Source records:
━━━

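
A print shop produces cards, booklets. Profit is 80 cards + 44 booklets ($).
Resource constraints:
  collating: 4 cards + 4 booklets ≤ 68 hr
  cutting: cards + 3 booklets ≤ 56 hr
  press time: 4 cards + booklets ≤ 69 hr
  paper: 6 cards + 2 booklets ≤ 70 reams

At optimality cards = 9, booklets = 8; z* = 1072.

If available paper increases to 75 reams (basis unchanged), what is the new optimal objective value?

1117

At the optimum: collating uses 68 of 68 (binding); cutting uses 33 of 56 (slack = 23); press time uses 44 of 69 (slack = 25); paper uses 70 of 70 (binding).
By complementary slackness, y = 0 for the non-binding constraints.
From A_Bᵀ y = c: 4·y_collating + 6·y_paper = 80; 4·y_collating + 2·y_paper = 44.
This yields shadow prices y_collating = 6.5, y_paper = 9.
Δz = y_paper·Δb = 9 × (5) = 45, so new z* = 1072 + 45 = 1117.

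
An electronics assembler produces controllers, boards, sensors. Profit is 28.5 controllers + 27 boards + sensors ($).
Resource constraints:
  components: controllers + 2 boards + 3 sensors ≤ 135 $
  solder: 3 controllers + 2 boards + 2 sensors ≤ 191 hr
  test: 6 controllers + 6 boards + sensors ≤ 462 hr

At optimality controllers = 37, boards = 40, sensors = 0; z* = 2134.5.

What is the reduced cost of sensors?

-6

At the optimum: components uses 117 of 135 (slack = 18); solder uses 191 of 191 (binding); test uses 462 of 462 (binding).
Since components is not tight, its dual is 0.
The binding rows give the dual system: 3·y_solder + 6·y_test = 28.5 and 2·y_solder + 6·y_test = 27.
Solving: y_solder = 1.5, y_test = 4.
Reduced cost of sensors: c₃ − yᵀa₃ = 1 − (1.5·2 + 4·1) = 1 − 7 = -6.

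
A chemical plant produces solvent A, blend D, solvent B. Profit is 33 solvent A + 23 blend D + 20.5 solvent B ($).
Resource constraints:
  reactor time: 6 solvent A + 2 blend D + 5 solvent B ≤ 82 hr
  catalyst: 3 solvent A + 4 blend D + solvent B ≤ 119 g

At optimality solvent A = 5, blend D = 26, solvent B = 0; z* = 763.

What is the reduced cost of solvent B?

-1

At the optimum: reactor time uses 82 of 82 (binding); catalyst uses 119 of 119 (binding).
Dual feasibility on the basic columns requires 6·y_reactor time + 3·y_catalyst = 33, 2·y_reactor time + 4·y_catalyst = 23.
Solving: y_reactor time = 3.5, y_catalyst = 4.
Reduced cost of solvent B: c₃ − yᵀa₃ = 20.5 − (3.5·5 + 4·1) = 20.5 − 21.5 = -1.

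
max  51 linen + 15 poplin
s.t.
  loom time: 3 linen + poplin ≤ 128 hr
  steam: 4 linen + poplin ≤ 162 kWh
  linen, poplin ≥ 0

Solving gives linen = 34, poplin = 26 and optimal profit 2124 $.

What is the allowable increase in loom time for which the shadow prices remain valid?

34

Binding constraints: loom time, steam. The basis is B = [[3,1],[4,1]] with det -1.
Per unit increase in loom time, x* moves by d = (-1, 4).
The basis stays optimal until linen reaches 0; allowable increase = 34 hr.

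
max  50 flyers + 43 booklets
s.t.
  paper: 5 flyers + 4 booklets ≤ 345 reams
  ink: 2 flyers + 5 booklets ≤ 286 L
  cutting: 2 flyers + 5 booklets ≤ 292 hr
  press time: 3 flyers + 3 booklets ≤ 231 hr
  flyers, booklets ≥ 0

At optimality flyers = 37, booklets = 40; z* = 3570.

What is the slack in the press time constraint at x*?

press time used = 3·37 + 3·40 = 231; slack = 231 − 231 = 0.

0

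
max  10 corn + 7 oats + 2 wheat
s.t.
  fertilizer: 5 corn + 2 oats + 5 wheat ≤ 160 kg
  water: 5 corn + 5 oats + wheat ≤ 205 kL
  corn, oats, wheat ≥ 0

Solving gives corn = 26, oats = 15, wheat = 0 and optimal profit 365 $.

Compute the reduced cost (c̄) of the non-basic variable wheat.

-4

Both fertilizer and water are binding at x*.
Dual feasibility on the basic columns requires 5·y_fertilizer + 5·y_water = 10, 2·y_fertilizer + 5·y_water = 7.
This yields shadow prices y_fertilizer = 1, y_water = 1.
Reduced cost of wheat: c₃ − yᵀa₃ = 2 − (1·5 + 1·1) = 2 − 6 = -4.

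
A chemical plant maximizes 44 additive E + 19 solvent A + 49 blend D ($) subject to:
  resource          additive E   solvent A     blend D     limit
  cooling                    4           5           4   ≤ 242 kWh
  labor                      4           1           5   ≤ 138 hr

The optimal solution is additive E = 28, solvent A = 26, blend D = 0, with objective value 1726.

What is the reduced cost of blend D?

-4

Both cooling and labor are binding at x*.
From A_Bᵀ y = c: 4·y_cooling + 4·y_labor = 44; 5·y_cooling + 1·y_labor = 19.
This yields shadow prices y_cooling = 2, y_labor = 9.
Reduced cost of blend D: c₃ − yᵀa₃ = 49 − (2·4 + 9·5) = 49 − 53 = -4.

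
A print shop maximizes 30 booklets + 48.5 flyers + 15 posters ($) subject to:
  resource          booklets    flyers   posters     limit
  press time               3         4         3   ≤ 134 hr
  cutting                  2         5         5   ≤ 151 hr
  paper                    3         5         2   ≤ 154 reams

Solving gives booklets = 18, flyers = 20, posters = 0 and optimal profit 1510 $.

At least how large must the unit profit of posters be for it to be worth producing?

Check each constraint at x*: press time 134/134 (tight); cutting 136/151 (slack 15); paper 154/154 (tight).
Slack constraints have shadow price 0 (complementary slackness).
Dual feasibility on the basic columns requires 3·y_press time + 3·y_paper = 30, 4·y_press time + 5·y_paper = 48.5.
This yields shadow prices y_press time = 1.5, y_paper = 8.5.
posters enters the basis when its profit ≥ yᵀa₃ = 1.5·3 + 8.5·2 = 21.5.

21.5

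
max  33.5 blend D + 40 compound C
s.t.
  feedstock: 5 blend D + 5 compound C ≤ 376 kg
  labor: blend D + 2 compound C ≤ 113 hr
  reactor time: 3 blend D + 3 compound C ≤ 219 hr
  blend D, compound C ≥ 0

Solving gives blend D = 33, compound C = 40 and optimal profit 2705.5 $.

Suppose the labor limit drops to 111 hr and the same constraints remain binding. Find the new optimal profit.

Binding: labor and reactor time. Non-binding: feedstock (11 unused).
Slack constraints have shadow price 0 (complementary slackness).
Dual feasibility on the basic columns requires 1·y_labor + 3·y_reactor time = 33.5, 2·y_labor + 3·y_reactor time = 40.
→ y_labor = 6.5 and y_reactor time = 9.
Δz = y_labor·Δb = 6.5 × (-2) = -13, so new z* = 2705.5 − 13 = 2692.5.

2692.5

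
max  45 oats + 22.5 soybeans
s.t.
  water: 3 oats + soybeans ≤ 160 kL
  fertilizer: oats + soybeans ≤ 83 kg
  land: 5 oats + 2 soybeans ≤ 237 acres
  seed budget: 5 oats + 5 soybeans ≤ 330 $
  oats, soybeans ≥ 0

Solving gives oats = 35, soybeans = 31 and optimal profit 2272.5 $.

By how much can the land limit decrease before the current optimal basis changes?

Binding constraints: land, seed budget. The basis is B = [[5,2],[5,5]] with det 15.
Per unit decrease in land, x* moves by d = (-0.3333, 0.3333).
The basis stays optimal until oats reaches 0; allowable decrease = 105 acres.

105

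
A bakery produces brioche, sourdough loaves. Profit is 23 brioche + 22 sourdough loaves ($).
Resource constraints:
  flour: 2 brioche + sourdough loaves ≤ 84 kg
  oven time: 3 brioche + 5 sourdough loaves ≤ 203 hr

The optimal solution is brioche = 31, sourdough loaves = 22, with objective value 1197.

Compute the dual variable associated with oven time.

3

Both flour and oven time are binding at x*.
From A_Bᵀ y = c: 2·y_flour + 3·y_oven time = 23; 1·y_flour + 5·y_oven time = 22.
→ y_flour = 7 and y_oven time = 3.
Shadow price of oven time = 3.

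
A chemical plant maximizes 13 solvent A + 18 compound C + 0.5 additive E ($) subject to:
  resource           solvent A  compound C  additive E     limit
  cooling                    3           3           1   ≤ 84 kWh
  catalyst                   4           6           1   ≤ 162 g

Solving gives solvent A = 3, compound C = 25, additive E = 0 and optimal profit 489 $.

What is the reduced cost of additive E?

-3

At the optimum: cooling uses 84 of 84 (binding); catalyst uses 162 of 162 (binding).
Dual feasibility on the basic columns requires 3·y_cooling + 4·y_catalyst = 13, 3·y_cooling + 6·y_catalyst = 18.
Solving: y_cooling = 1, y_catalyst = 2.5.
Reduced cost of additive E: c₃ − yᵀa₃ = 0.5 − (1·1 + 2.5·1) = 0.5 − 3.5 = -3.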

━━━

### THE PROBLEM
Find the lines in the data that include "boards", then copy each of them.

### RESULT OF THIS TASK
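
An electronics assembler produces controllers, boards, sensors. Profit is 28.5 controllers + 27 boards + sensors ($).
  components: controllers + 2 boards + 3 sensors ≤ 135 $
  solder: 3 controllers + 2 boards + 2 sensors ≤ 191 hr
  test: 6 controllers + 6 boards + sensors ≤ 462 hr
At optimality controllers = 37, boards = 40, sensors = 0; z* = 2134.5.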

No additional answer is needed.